Go through the following data and transcribe exactly the stretch of lines from the one holding "Determine the Milnor" to the one holding "Determine whether f", both included.

___ The records

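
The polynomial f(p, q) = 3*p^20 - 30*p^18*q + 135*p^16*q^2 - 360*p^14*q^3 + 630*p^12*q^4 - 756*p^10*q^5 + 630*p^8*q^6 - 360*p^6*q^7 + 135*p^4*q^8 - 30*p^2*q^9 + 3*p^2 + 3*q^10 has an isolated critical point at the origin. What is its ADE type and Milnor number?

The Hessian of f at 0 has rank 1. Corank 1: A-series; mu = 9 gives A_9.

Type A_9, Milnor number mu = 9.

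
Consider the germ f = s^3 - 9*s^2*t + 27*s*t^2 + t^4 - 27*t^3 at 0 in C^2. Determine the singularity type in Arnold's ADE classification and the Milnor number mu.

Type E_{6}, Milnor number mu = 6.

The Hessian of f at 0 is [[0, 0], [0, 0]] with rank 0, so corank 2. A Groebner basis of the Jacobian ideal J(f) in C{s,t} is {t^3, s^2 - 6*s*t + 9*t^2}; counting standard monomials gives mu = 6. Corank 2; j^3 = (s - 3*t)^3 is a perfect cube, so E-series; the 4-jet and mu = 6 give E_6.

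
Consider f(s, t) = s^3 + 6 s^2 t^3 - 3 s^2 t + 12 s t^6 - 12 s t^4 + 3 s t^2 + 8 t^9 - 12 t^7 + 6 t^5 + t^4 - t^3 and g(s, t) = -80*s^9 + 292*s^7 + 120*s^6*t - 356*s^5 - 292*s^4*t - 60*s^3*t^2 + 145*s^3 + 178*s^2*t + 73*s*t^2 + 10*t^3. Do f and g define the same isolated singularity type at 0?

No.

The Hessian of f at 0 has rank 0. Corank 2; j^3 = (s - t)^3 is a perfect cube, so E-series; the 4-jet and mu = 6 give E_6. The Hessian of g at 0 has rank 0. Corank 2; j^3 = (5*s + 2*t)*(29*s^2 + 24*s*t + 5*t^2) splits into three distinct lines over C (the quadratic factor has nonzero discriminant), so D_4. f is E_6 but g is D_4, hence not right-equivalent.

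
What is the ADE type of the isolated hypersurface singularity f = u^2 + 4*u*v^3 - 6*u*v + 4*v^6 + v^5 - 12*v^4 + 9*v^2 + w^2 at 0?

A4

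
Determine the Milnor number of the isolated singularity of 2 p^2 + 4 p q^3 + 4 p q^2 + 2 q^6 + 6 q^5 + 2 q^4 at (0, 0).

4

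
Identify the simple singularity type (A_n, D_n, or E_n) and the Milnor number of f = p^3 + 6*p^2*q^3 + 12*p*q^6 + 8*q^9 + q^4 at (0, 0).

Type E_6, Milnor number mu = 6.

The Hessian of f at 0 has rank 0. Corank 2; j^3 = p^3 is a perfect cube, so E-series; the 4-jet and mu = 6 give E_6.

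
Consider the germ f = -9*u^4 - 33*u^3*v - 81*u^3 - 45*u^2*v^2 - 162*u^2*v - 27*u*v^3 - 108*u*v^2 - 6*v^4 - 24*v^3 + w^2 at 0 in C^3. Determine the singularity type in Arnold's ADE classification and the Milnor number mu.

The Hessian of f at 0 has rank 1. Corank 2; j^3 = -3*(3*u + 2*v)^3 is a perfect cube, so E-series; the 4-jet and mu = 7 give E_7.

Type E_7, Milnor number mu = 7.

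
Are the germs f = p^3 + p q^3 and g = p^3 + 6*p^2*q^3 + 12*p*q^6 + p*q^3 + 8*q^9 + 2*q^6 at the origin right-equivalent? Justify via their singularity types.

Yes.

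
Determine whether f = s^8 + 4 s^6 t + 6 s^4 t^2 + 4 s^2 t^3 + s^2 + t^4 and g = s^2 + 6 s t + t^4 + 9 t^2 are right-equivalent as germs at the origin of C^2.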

______
___ The records

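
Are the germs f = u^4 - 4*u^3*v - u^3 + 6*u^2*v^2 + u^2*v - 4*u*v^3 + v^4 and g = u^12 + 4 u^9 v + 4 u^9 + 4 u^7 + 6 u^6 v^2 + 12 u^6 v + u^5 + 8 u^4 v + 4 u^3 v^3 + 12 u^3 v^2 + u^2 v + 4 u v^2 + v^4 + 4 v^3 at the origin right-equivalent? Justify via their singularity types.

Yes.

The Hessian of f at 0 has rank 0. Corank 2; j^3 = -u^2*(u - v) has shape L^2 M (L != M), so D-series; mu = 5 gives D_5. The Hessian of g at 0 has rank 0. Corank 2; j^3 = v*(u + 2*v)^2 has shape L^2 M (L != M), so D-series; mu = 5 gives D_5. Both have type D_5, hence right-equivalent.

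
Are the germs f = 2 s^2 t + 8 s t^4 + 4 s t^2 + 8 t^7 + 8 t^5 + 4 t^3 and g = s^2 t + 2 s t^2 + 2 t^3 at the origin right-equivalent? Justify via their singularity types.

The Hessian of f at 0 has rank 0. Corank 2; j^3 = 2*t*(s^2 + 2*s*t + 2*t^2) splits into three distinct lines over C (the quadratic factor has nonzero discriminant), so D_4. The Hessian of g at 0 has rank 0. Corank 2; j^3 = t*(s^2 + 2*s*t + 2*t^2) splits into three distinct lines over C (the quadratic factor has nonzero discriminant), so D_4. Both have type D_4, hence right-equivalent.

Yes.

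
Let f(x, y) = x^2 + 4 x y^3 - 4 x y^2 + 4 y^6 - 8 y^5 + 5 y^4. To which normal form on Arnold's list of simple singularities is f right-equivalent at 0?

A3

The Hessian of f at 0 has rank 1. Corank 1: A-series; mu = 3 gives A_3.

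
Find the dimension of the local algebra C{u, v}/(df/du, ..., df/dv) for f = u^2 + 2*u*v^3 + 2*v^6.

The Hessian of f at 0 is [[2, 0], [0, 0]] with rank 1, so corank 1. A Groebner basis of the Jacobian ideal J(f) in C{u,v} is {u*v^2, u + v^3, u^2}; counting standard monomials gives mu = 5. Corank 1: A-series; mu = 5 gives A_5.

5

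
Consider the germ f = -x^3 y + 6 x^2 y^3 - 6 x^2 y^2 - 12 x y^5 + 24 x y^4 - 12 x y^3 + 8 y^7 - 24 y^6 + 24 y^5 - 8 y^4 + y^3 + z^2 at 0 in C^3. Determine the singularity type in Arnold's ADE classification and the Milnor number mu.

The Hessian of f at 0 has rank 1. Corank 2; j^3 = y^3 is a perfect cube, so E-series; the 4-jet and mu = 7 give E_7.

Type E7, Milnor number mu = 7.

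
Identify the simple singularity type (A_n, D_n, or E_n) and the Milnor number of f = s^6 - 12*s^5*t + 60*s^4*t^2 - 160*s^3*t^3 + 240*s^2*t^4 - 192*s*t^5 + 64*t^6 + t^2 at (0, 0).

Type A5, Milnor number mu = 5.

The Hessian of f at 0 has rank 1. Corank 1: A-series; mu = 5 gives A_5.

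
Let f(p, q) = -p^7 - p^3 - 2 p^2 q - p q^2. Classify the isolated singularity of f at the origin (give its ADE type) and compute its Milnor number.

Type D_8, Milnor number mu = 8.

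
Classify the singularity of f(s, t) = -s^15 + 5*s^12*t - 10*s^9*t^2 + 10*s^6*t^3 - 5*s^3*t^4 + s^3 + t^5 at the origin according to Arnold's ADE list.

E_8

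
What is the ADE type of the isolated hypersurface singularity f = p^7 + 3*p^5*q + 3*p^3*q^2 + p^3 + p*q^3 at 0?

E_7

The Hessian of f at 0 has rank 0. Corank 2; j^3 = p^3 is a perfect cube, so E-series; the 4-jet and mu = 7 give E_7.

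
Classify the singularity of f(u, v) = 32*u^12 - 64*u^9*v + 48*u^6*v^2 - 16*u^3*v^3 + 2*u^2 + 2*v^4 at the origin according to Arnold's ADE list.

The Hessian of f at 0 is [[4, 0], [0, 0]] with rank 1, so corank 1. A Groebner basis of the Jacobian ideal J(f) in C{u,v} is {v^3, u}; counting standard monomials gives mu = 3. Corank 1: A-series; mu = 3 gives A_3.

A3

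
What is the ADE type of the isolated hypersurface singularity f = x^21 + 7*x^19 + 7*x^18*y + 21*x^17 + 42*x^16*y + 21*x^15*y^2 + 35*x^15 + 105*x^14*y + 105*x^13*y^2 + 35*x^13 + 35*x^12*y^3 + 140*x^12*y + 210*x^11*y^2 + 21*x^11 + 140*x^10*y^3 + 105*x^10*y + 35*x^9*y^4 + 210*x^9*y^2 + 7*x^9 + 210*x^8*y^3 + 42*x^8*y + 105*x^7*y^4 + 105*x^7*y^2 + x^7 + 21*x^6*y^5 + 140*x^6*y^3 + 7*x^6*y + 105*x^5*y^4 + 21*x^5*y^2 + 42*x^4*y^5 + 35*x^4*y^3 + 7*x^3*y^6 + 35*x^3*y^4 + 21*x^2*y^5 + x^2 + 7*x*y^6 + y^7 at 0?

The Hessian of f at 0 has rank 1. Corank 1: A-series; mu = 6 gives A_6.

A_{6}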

______

■ **Solved exercise**:
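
Determine the Milnor number of the isolated singularity of 2 p^2 + 4 p q^3 + 4 p q^2 + 2 q^6 + 6 q^5 + 2 q^4 at (0, 0).

4

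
Identify the simple singularity type (A_n, D_n, or E_n) and the Milnor number of f = p^3 + 6*p^2*q^3 + 12*p*q^6 + 8*q^9 + q^4 at (0, 0).

Type E_6, Milnor number mu = 6.

The Hessian of f at 0 has rank 0. Corank 2; j^3 = p^3 is a perfect cube, so E-series; the 4-jet and mu = 6 give E_6.

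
Consider the germ f = -9*u^4 - 33*u^3*v - 81*u^3 - 45*u^2*v^2 - 162*u^2*v - 27*u*v^3 - 108*u*v^2 - 6*v^4 - 24*v^3 + w^2 at 0 in C^3. Determine the singularity type in Arnold's ADE classification and the Milnor number mu.

The Hessian of f at 0 has rank 1. Corank 2; j^3 = -3*(3*u + 2*v)^3 is a perfect cube, so E-series; the 4-jet and mu = 7 give E_7.

Type E_7, Milnor number mu = 7.

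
Are the germs f = p^3 + p q^3 and g = p^3 + 6*p^2*q^3 + 12*p*q^6 + p*q^3 + 8*q^9 + 2*q^6 at the origin right-equivalent? Justify via their singularity types.

Yes.

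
Determine whether f = s^8 + 4 s^6 t + 6 s^4 t^2 + 4 s^2 t^3 + s^2 + t^4 and g = s^2 + 6 s t + t^4 + 9 t^2 are right-equivalent as germs at the origin of C^2.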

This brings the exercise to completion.